**Problem details**
Every entry should be repeated exactly as written.

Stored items
• • • •

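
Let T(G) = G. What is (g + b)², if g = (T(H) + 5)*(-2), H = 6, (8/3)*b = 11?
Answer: 20449/64 ≈ 319.52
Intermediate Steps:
b = 33/8 (b = (3/8)*11 = 33/8 ≈ 4.1250)
g = -22 (g = (6 + 5)*(-2) = 11*(-2) = -22)
(g + b)² = (-22 + 33/8)² = (-143/8)² = 20449/64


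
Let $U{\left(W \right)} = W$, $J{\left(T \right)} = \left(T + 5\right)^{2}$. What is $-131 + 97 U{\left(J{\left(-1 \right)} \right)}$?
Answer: $1421$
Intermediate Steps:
$J{\left(T \right)} = \left(5 + T\right)^{2}$
$-131 + 97 U{\left(J{\left(-1 \right)} \right)} = -131 + 97 \left(5 - 1\right)^{2} = -131 + 97 \cdot 4^{2} = -131 + 97 \cdot 16 = -131 + 1552 = 1421$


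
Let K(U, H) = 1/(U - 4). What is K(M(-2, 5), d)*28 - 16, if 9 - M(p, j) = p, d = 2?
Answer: -12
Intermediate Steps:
M(p, j) = 9 - p
K(U, H) = 1/(-4 + U)
K(M(-2, 5), d)*28 - 16 = 28/(-4 + (9 - 1*(-2))) - 16 = 28/(-4 + (9 + 2)) - 16 = 28/(-4 + 11) - 16 = 28/7 - 16 = (⅐)*28 - 16 = 4 - 16 = -12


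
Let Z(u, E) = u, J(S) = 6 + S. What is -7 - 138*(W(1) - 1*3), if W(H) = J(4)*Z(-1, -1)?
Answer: 1787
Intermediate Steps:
W(H) = -10 (W(H) = (6 + 4)*(-1) = 10*(-1) = -10)
-7 - 138*(W(1) - 1*3) = -7 - 138*(-10 - 1*3) = -7 - 138*(-10 - 3) = -7 - 138*(-13) = -7 + 1794 = 1787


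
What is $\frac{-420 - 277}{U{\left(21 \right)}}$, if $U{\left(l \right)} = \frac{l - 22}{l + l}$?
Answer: $29274$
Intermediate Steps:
$U{\left(l \right)} = \frac{-22 + l}{2 l}$
$\frac{-420 - 277}{U{\left(21 \right)}} = \frac{-420 - 277}{\frac{1}{2} \cdot \frac{1}{21} \left(-22 + 21\right)} = \frac{-420 - 277}{\frac{1}{2} \cdot \frac{1}{21} \left(-1\right)} = - \frac{697}{- \frac{1}{42}} = \left(-697\right) \left(-42\right) = 29274$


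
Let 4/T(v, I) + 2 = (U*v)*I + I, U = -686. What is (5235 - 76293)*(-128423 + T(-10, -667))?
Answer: 41760840764031558/4576289 ≈ 9.1255e+9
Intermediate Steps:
T(v, I) = 4/(-2 + I - 686*I*v) (T(v, I) = 4/(-2 + ((-686*v)*I + I)) = 4/(-2 + (-686*I*v + I)) = 4/(-2 + (I - 686*I*v)) = 4/(-2 + I - 686*I*v))
(5235 - 76293)*(-128423 + T(-10, -667)) = (5235 - 76293)*(-128423 + 4/(-2 - 667 - 686*(-667)*(-10))) = -71058*(-128423 + 4/(-2 - 667 - 4575620)) = -71058*(-128423 + 4/(-4576289)) = -71058*(-128423 + 4*(-1/4576289)) = -71058*(-128423 - 4/4576289) = -71058*(-587700762251/4576289) = 41760840764031558/4576289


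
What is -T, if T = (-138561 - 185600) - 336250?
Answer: 660411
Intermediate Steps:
T = -660411 (T = -324161 - 336250 = -660411)
-T = -1*(-660411) = 660411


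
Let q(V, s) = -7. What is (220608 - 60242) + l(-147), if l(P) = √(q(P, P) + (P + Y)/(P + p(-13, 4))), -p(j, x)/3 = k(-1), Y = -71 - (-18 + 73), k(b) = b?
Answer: 160366 + 7*I*√15/12 ≈ 1.6037e+5 + 2.2592*I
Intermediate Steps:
Y = -126 (Y = -71 - 1*55 = -71 - 55 = -126)
p(j, x) = 3 (p(j, x) = -3*(-1) = 3)
l(P) = √(-7 + (-126 + P)/(3 + P)) (l(P) = √(-7 + (P - 126)/(P + 3)) = √(-7 + (-126 + P)/(3 + P)))
(220608 - 60242) + l(-147) = (220608 - 60242) + √3*√((-49 - 2*(-147))/(3 - 147)) = 160366 + √3*√((-49 + 294)/(-144)) = 160366 + √3*√(-1/144*245) = 160366 + √3*√(-245/144) = 160366 + √3*(7*I*√5/12) = 160366 + 7*I*√15/12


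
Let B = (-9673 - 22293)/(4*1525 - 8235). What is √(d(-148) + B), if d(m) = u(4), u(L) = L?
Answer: √86480310/2135 ≈ 4.3557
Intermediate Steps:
d(m) = 4
B = 31966/2135 (B = -31966/(6100 - 8235) = -31966/(-2135) = -31966*(-1/2135) = 31966/2135 ≈ 14.972)
√(d(-148) + B) = √(4 + 31966/2135) = √(40506/2135) = √86480310/2135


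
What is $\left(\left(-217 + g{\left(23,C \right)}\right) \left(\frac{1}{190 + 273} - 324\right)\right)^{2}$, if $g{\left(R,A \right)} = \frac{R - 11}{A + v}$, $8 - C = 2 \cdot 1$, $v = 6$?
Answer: $\frac{1049913970445376}{214369} \approx 4.8977 \cdot 10^{9}$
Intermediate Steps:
$C = 6$ ($C = 8 - 2 \cdot 1 = 8 - 2 = 6$)
$g{\left(R,A \right)} = \frac{-11 + R}{6 + A}$ ($g{\left(R,A \right)} = \frac{R - 11}{A + 6} = \frac{-11 + R}{6 + A}$)
$\left(\left(-217 + g{\left(23,C \right)}\right) \left(\frac{1}{190 + 273} - 324\right)\right)^{2} = \left(\left(-217 + \frac{-11 + 23}{6 + 6}\right) \left(\frac{1}{190 + 273} - 324\right)\right)^{2} = \left(\left(-217 + \frac{1}{12} \cdot 12\right) \left(\frac{1}{463} - 324\right)\right)^{2} = \left(\left(-217 + 1\right) \left(- \frac{150011}{463}\right)\right)^{2} = \left(\left(-216\right) \left(- \frac{150011}{463}\right)\right)^{2} = \left(\frac{32402376}{463}\right)^{2} = \frac{1049913970445376}{214369}$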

• • • •

**Answer space**
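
Let T(G) = G. What is (g + b)², if g = (T(H) + 5)*(-2), H = 6, (8/3)*b = 11?
Answer: 20449/64 ≈ 319.52
Intermediate Steps:
b = 33/8 (b = (3/8)*11 = 33/8 ≈ 4.1250)
g = -22 (g = (6 + 5)*(-2) = 11*(-2) = -22)
(g + b)² = (-22 + 33/8)² = (-143/8)² = 20449/64


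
Let $U{\left(W \right)} = W$, $J{\left(T \right)} = \left(T + 5\right)^{2}$. What is $-131 + 97 U{\left(J{\left(-1 \right)} \right)}$?
Answer: $1421$
Intermediate Steps:
$J{\left(T \right)} = \left(5 + T\right)^{2}$
$-131 + 97 U{\left(J{\left(-1 \right)} \right)} = -131 + 97 \left(5 - 1\right)^{2} = -131 + 97 \cdot 4^{2} = -131 + 97 \cdot 16 = -131 + 1552 = 1421$


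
Let K(U, H) = 1/(U - 4). What is K(M(-2, 5), d)*28 - 16, if 9 - M(p, j) = p, d = 2?
Answer: -12
Intermediate Steps:
M(p, j) = 9 - p
K(U, H) = 1/(-4 + U)
K(M(-2, 5), d)*28 - 16 = 28/(-4 + (9 - 1*(-2))) - 16 = 28/(-4 + (9 + 2)) - 16 = 28/(-4 + 11) - 16 = 28/7 - 16 = (⅐)*28 - 16 = 4 - 16 = -12


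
Let Z(u, E) = u, J(S) = 6 + S. What is -7 - 138*(W(1) - 1*3), if W(H) = J(4)*Z(-1, -1)?
Answer: 1787
Intermediate Steps:
W(H) = -10 (W(H) = (6 + 4)*(-1) = 10*(-1) = -10)
-7 - 138*(W(1) - 1*3) = -7 - 138*(-10 - 1*3) = -7 - 138*(-10 - 3) = -7 - 138*(-13) = -7 + 1794 = 1787


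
What is $\frac{-420 - 277}{U{\left(21 \right)}}$, if $U{\left(l \right)} = \frac{l - 22}{l + l}$?
Answer: $29274$
Intermediate Steps:
$U{\left(l \right)} = \frac{-22 + l}{2 l}$
$\frac{-420 - 277}{U{\left(21 \right)}} = \frac{-420 - 277}{\frac{1}{2} \cdot \frac{1}{21} \left(-22 + 21\right)} = \frac{-420 - 277}{\frac{1}{2} \cdot \frac{1}{21} \left(-1\right)} = - \frac{697}{- \frac{1}{42}} = \left(-697\right) \left(-42\right) = 29274$


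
Let 4/T(v, I) + 2 = (U*v)*I + I, U = -686. What is (5235 - 76293)*(-128423 + T(-10, -667))?
Answer: 41760840764031558/4576289 ≈ 9.1255e+9
Intermediate Steps:
T(v, I) = 4/(-2 + I - 686*I*v) (T(v, I) = 4/(-2 + ((-686*v)*I + I)) = 4/(-2 + (-686*I*v + I)) = 4/(-2 + (I - 686*I*v)) = 4/(-2 + I - 686*I*v))
(5235 - 76293)*(-128423 + T(-10, -667)) = (5235 - 76293)*(-128423 + 4/(-2 - 667 - 686*(-667)*(-10))) = -71058*(-128423 + 4/(-2 - 667 - 4575620)) = -71058*(-128423 + 4/(-4576289)) = -71058*(-128423 + 4*(-1/4576289)) = -71058*(-128423 - 4/4576289) = -71058*(-587700762251/4576289) = 41760840764031558/4576289


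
What is -T, if T = (-138561 - 185600) - 336250?
Answer: 660411
Intermediate Steps:
T = -660411 (T = -324161 - 336250 = -660411)
-T = -1*(-660411) = 660411


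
Let q(V, s) = -7. What is (220608 - 60242) + l(-147), if l(P) = √(q(P, P) + (P + Y)/(P + p(-13, 4))), -p(j, x)/3 = k(-1), Y = -71 - (-18 + 73), k(b) = b?
Answer: 160366 + 7*I*√15/12 ≈ 1.6037e+5 + 2.2592*I
Intermediate Steps:
Y = -126 (Y = -71 - 1*55 = -71 - 55 = -126)
p(j, x) = 3 (p(j, x) = -3*(-1) = 3)
l(P) = √(-7 + (-126 + P)/(3 + P)) (l(P) = √(-7 + (P - 126)/(P + 3)) = √(-7 + (-126 + P)/(3 + P)))
(220608 - 60242) + l(-147) = (220608 - 60242) + √3*√((-49 - 2*(-147))/(3 - 147)) = 160366 + √3*√((-49 + 294)/(-144)) = 160366 + √3*√(-1/144*245) = 160366 + √3*√(-245/144) = 160366 + √3*(7*I*√5/12) = 160366 + 7*I*√15/12


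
Let B = (-9673 - 22293)/(4*1525 - 8235). What is √(d(-148) + B), if d(m) = u(4), u(L) = L?
Answer: √86480310/2135 ≈ 4.3557
Intermediate Steps:
d(m) = 4
B = 31966/2135 (B = -31966/(6100 - 8235) = -31966/(-2135) = -31966*(-1/2135) = 31966/2135 ≈ 14.972)
√(d(-148) + B) = √(4 + 31966/2135) = √(40506/2135) = √86480310/2135


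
What is $\left(\left(-217 + g{\left(23,C \right)}\right) \left(\frac{1}{190 + 273} - 324\right)\right)^{2}$, if $g{\left(R,A \right)} = \frac{R - 11}{A + v}$, $8 - C = 2 \cdot 1$, $v = 6$?
Answer: $\frac{1049913970445376}{214369} \approx 4.8977 \cdot 10^{9}$
Intermediate Steps:
$C = 6$ ($C = 8 - 2 \cdot 1 = 8 - 2 = 6$)
$g{\left(R,A \right)} = \frac{-11 + R}{6 + A}$ ($g{\left(R,A \right)} = \frac{R - 11}{A + 6} = \frac{-11 + R}{6 + A}$)
$\left(\left(-217 + g{\left(23,C \right)}\right) \left(\frac{1}{190 + 273} - 324\right)\right)^{2} = \left(\left(-217 + \frac{-11 + 23}{6 + 6}\right) \left(\frac{1}{190 + 273} - 324\right)\right)^{2} = \left(\left(-217 + \frac{1}{12} \cdot 12\right) \left(\frac{1}{463} - 324\right)\right)^{2} = \left(\left(-217 + 1\right) \left(- \frac{150011}{463}\right)\right)^{2} = \left(\left(-216\right) \left(- \frac{150011}{463}\right)\right)^{2} = \left(\frac{32402376}{463}\right)^{2} = \frac{1049913970445376}{214369}$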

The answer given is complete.